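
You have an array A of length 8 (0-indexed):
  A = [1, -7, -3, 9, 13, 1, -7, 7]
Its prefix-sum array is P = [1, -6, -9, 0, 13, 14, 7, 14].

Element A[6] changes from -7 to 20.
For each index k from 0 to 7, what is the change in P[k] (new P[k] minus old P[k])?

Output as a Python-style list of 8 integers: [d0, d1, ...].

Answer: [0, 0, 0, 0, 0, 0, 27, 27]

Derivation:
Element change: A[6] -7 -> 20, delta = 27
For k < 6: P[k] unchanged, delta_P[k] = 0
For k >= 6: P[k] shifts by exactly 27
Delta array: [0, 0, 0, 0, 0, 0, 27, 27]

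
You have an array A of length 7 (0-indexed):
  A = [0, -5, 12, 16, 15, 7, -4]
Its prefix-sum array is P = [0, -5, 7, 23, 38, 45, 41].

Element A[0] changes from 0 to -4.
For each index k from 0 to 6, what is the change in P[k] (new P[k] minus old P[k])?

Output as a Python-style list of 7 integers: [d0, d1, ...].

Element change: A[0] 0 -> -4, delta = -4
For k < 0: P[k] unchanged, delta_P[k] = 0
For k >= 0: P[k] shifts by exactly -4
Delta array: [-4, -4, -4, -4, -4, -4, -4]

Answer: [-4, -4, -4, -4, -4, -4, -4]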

────

◆ BRIEF: Include the first line of the listing, the line with "Element A[6] changes from -7 to 20.", and every line between them, each repeated exactly, and output only those.

◆ SOLUTION:
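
You have an array A of length 8 (0-indexed):
  A = [1, -7, -3, 9, 13, 1, -7, 7]
Its prefix-sum array is P = [1, -6, -9, 0, 13, 14, 7, 14].

Element A[6] changes from -7 to 20.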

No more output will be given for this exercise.